┌─ MATERIALS PROVIDED
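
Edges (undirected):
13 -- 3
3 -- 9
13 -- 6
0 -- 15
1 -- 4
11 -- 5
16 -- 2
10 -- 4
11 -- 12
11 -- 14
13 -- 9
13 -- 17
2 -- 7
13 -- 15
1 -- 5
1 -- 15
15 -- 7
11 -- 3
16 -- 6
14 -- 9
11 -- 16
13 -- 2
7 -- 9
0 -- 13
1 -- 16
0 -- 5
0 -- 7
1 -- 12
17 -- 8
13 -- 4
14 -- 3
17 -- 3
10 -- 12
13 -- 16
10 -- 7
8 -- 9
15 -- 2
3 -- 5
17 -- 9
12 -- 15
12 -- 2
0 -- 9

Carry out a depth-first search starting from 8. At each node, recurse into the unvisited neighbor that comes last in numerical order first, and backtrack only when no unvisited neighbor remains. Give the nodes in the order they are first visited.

Visit 8
8 → 17
17 → 13
13 → 16
16 → 11
11 → 14
14 → 9
9 → 7
7 → 15
15 → 12
12 → 10
10 → 4
4 → 1
1 → 5
5 → 3
5 → 0
12 → 2
16 → 6

8 -> 17 -> 13 -> 16 -> 11 -> 14 -> 9 -> 7 -> 15 -> 12 -> 10 -> 4 -> 1 -> 5 -> 3 -> 0 -> 2 -> 6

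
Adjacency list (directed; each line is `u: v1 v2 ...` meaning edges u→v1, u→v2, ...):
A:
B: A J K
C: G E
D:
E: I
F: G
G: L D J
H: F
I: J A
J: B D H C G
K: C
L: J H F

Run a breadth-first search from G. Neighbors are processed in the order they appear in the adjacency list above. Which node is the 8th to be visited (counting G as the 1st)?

Visit G; enqueue L, D, J → queue [L, D, J]
Visit L; enqueue H, F → queue [D, J, H, F]
Visit D → queue [J, H, F]
Visit J; enqueue B, C → queue [H, F, B, C]
Visit H → queue [F, B, C]
Visit F → queue [B, C]
Visit B; enqueue A, K → queue [C, A, K]
Visit C; enqueue E → queue [A, K, E]
Visit A → queue [K, E]
Visit K → queue [E]
Visit E; enqueue I → queue [I]
Visit I → queue []

Visit order: G, L, D, J, H, F, B, C, A, K, E, I

C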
└─
● **WHAT THIS TASK INVOLVES**:
Repeat the whole listing verbatim.

● **RESPONSE**:
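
Edges (undirected):
13 -- 3
3 -- 9
13 -- 6
0 -- 15
1 -- 4
11 -- 5
16 -- 2
10 -- 4
11 -- 12
11 -- 14
13 -- 9
13 -- 17
2 -- 7
13 -- 15
1 -- 5
1 -- 15
15 -- 7
11 -- 3
16 -- 6
14 -- 9
11 -- 16
13 -- 2
7 -- 9
0 -- 13
1 -- 16
0 -- 5
0 -- 7
1 -- 12
17 -- 8
13 -- 4
14 -- 3
17 -- 3
10 -- 12
13 -- 16
10 -- 7
8 -- 9
15 -- 2
3 -- 5
17 -- 9
12 -- 15
12 -- 2
0 -- 9

Carry out a depth-first search starting from 8. At each node, recurse into the unvisited neighbor that comes last in numerical order first, and backtrack only when no unvisited neighbor remains. Give the nodes in the order they are first visited.

Visit 8
8 → 17
17 → 13
13 → 16
16 → 11
11 → 14
14 → 9
9 → 7
7 → 15
15 → 12
12 → 10
10 → 4
4 → 1
1 → 5
5 → 3
5 → 0
12 → 2
16 → 6

8 -> 17 -> 13 -> 16 -> 11 -> 14 -> 9 -> 7 -> 15 -> 12 -> 10 -> 4 -> 1 -> 5 -> 3 -> 0 -> 2 -> 6

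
Adjacency list (directed; each line is `u: v1 v2 ...` meaning edges u→v1, u→v2, ...):
A:
B: A J K
C: G E
D:
E: I
F: G
G: L D J
H: F
I: J A
J: B D H C G
K: C
L: J H F

Run a breadth-first search from G. Neighbors are processed in the order they appear in the adjacency list above. Which node is the 8th to be visited (counting G as the 1st)?

Visit G; enqueue L, D, J → queue [L, D, J]
Visit L; enqueue H, F → queue [D, J, H, F]
Visit D → queue [J, H, F]
Visit J; enqueue B, C → queue [H, F, B, C]
Visit H → queue [F, B, C]
Visit F → queue [B, C]
Visit B; enqueue A, K → queue [C, A, K]
Visit C; enqueue E → queue [A, K, E]
Visit A → queue [K, E]
Visit K → queue [E]
Visit E; enqueue I → queue [I]
Visit I → queue []

Visit order: G, L, D, J, H, F, B, C, A, K, E, I

C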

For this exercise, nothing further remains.